Starting at the line that contains "Calculate L using Little's Law given arrival rate 17.1", transcribe each line exactly through the last line of the data. Include nothing else.

-- Exercise materials follows --

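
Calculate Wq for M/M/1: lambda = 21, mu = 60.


rho = 21/60; Wq = rho/(mu - lambda) = 0.009 hours

0.009 hours


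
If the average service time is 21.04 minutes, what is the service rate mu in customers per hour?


mu = 60 / avg_service_time = 60 / 21.04 = 2.85 per hour

2.85 per hour


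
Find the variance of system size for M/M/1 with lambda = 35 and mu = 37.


rho = 35/37; Var(N) = rho/(1-rho)^2 = 323.75

323.75


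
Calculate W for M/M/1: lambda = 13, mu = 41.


W = 1/(mu - lambda) = 1/(41 - 13) = 0.0357 hours

0.0357 hours


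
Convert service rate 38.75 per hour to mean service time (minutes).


Mean service time = 60/mu = 60/38.75 = 1.55 minutes

1.55 minutes


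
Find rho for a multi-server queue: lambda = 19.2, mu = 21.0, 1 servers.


rho = lambda / (c * mu) = 19.2 / (1 * 21.0) = 0.9143

0.9143


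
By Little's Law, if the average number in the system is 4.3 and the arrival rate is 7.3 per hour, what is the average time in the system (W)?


W = L / lambda = 4.3 / 7.3 = 0.589 hours

0.589 hours


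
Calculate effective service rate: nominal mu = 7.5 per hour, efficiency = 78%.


Effective rate = mu * efficiency = 7.5 * 0.78 = 5.85 per hour

5.85 per hour


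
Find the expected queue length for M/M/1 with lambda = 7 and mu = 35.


rho = 7/35; Lq = rho^2/(1-rho) = 0.05

0.05


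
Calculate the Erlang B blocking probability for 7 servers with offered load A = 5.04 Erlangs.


B(N,A) = (A^N/N!) / sum(A^k/k!, k=0..N) with N=7, A=5.04 = 0.123

0.123


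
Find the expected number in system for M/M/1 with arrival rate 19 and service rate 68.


rho = 19/68; L = rho/(1-rho) = 0.39

0.39


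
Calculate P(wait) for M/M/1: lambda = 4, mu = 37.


P(wait) = rho = lambda/mu = 4/37 = 0.1081

0.1081


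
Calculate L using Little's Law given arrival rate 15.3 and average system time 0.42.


L = lambda * W = 15.3 * 0.42 = 6.43

6.43


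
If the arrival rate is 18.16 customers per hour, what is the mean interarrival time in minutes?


Mean interarrival time = 60/lambda = 60/18.16 = 3.3 minutes

3.3 minutes


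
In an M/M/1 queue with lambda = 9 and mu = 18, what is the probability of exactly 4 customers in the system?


rho = 9/18; P(n) = (1-rho)*rho^n = (1-9/18)*(9/18)^4 = 0.0313

0.0313


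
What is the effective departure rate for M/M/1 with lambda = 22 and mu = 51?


For a stable queue (lambda < mu), throughput = lambda = 22 per hour

22 per hour


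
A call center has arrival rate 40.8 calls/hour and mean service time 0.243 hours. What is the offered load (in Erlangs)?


Offered load a = lambda * E[S] = 40.8 * 0.243 = 9.91 Erlangs

9.91 Erlangs


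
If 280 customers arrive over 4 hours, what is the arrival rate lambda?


lambda = total arrivals / time = 280 / 4 = 70.0 per hour

70.0 per hour


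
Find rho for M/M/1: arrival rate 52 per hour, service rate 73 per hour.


rho = lambda/mu = 52/73 = 0.7123

0.7123


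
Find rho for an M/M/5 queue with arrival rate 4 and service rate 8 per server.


rho = lambda/(c*mu) = 4/(5*8) = 0.1

0.1


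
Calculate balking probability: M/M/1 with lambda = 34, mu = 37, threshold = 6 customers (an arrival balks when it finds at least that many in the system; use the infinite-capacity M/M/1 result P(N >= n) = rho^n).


P(N >= 6) = rho^6 = (34/37)^6 = 0.6021

0.6021


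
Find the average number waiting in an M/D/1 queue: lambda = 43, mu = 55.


M/D/1: Lq = rho^2 / (2*(1-rho)) where rho = 43/55; Lq = 1.4

1.4


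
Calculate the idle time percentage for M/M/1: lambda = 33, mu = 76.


Idle fraction = (1 - rho) * 100 = (1 - 33/76) * 100 = 56.6%

56.6%


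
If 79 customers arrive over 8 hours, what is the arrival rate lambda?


lambda = total arrivals / time = 79 / 8 = 9.88 per hour

9.88 per hour


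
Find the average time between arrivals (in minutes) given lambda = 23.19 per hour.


Mean interarrival time = 60/lambda = 60/23.19 = 2.59 minutes

2.59 minutes


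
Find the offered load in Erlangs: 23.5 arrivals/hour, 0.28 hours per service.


Offered load a = lambda * E[S] = 23.5 * 0.28 = 6.58 Erlangs

6.58 Erlangs


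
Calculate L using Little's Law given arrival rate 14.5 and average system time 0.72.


L = lambda * W = 14.5 * 0.72 = 10.44

10.44


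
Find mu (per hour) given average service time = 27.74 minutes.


mu = 60 / avg_service_time = 60 / 27.74 = 2.16 per hour

2.16 per hour


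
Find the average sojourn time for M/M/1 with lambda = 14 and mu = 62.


W = 1/(mu - lambda) = 1/(62 - 14) = 0.0208 hours

0.0208 hours


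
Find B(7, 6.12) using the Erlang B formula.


B(N,A) = (A^N/N!) / sum(A^k/k!, k=0..N) with N=7, A=6.12 = 0.1929

0.1929


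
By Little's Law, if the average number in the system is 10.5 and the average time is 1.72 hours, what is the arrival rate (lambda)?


lambda = L / W = 10.5 / 1.72 = 6.1 per hour

6.1 per hour


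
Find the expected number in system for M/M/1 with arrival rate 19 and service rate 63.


rho = 19/63; L = rho/(1-rho) = 0.43

0.43


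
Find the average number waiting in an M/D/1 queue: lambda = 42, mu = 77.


M/D/1: Lq = rho^2 / (2*(1-rho)) where rho = 42/77; Lq = 0.33

0.33


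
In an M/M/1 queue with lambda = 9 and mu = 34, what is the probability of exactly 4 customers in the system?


rho = 9/34; P(n) = (1-rho)*rho^n = (1-9/34)*(9/34)^4 = 0.0036

0.0036


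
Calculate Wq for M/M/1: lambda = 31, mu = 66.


rho = 31/66; Wq = rho/(mu - lambda) = 0.0134 hours

0.0134 hours


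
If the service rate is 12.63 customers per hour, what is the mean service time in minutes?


Mean service time = 60/mu = 60/12.63 = 4.75 minutes

4.75 minutes


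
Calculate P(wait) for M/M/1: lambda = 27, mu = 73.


P(wait) = rho = lambda/mu = 27/73 = 0.3699

0.3699


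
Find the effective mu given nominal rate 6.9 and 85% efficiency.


Effective rate = mu * efficiency = 6.9 * 0.85 = 5.87 per hour

5.87 per hour


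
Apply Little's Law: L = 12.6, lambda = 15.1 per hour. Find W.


W = L / lambda = 12.6 / 15.1 = 0.8344 hours

0.8344 hours


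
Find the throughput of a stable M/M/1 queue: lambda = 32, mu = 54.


For a stable queue (lambda < mu), throughput = lambda = 32 per hour

32 per hour


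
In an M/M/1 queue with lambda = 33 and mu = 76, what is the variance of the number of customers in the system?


rho = 33/76; Var(N) = rho/(1-rho)^2 = 1.36

1.36


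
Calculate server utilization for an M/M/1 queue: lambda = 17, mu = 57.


rho = lambda/mu = 17/57 = 0.2982

0.2982


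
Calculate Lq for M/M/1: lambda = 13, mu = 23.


rho = 13/23; Lq = rho^2/(1-rho) = 0.73

0.73


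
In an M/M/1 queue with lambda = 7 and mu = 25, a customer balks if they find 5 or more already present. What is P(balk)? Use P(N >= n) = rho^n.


P(N >= 5) = rho^5 = (7/25)^5 = 0.0017

0.0017


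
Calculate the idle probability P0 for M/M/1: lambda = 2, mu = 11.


P0 = 1 - rho = 1 - 2/11 = 0.8182

0.8182


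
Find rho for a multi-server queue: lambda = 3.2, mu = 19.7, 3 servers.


rho = lambda / (c * mu) = 3.2 / (3 * 19.7) = 0.0541

0.0541


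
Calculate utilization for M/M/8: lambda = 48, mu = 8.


rho = lambda/(c*mu) = 48/(8*8) = 0.75

0.75


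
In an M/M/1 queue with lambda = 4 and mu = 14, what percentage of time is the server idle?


Idle fraction = (1 - rho) * 100 = (1 - 4/14) * 100 = 71.4%

71.4%


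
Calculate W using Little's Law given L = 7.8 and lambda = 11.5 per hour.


W = L / lambda = 7.8 / 11.5 = 0.6783 hours

0.6783 hours


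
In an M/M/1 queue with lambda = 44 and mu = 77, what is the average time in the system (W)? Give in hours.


W = 1/(mu - lambda) = 1/(77 - 44) = 0.0303 hours

0.0303 hours


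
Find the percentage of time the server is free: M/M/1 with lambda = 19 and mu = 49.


Idle fraction = (1 - rho) * 100 = (1 - 19/49) * 100 = 61.2%

61.2%


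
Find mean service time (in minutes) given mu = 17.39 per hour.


Mean service time = 60/mu = 60/17.39 = 3.45 minutes

3.45 minutes


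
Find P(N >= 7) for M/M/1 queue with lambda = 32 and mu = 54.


P(N >= 7) = rho^7 = (32/54)^7 = 0.0257

0.0257


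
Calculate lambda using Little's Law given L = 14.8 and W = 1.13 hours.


lambda = L / W = 14.8 / 1.13 = 13.1 per hour

13.1 per hour


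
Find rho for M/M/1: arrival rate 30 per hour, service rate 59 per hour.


rho = lambda/mu = 30/59 = 0.5085

0.5085


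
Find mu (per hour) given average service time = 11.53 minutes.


mu = 60 / avg_service_time = 60 / 11.53 = 5.2 per hour

5.2 per hour


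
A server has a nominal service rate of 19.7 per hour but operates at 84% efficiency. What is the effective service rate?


Effective rate = mu * efficiency = 19.7 * 0.84 = 16.55 per hour

16.55 per hour


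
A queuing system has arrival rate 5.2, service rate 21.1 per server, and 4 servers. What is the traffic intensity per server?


rho = lambda / (c * mu) = 5.2 / (4 * 21.1) = 0.0616

0.0616


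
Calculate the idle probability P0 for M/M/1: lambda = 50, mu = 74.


P0 = 1 - rho = 1 - 50/74 = 0.3243

0.3243


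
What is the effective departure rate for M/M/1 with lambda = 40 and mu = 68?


For a stable queue (lambda < mu), throughput = lambda = 40 per hour

40 per hour


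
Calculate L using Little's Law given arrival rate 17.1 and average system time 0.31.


L = lambda * W = 17.1 * 0.31 = 5.3

5.3


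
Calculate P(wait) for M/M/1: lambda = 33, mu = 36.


P(wait) = rho = lambda/mu = 33/36 = 0.9167

0.9167


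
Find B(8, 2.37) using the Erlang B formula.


B(N,A) = (A^N/N!) / sum(A^k/k!, k=0..N) with N=8, A=2.37 = 0.0023

0.0023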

-- Exercise materials concluded --

* Answer section
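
Calculate L using Little's Law given arrival rate 17.1 and average system time 0.31.


L = lambda * W = 17.1 * 0.31 = 5.3

5.3


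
Calculate P(wait) for M/M/1: lambda = 33, mu = 36.


P(wait) = rho = lambda/mu = 33/36 = 0.9167

0.9167


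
Find B(8, 2.37) using the Erlang B formula.


B(N,A) = (A^N/N!) / sum(A^k/k!, k=0..N) with N=8, A=2.37 = 0.0023

0.0023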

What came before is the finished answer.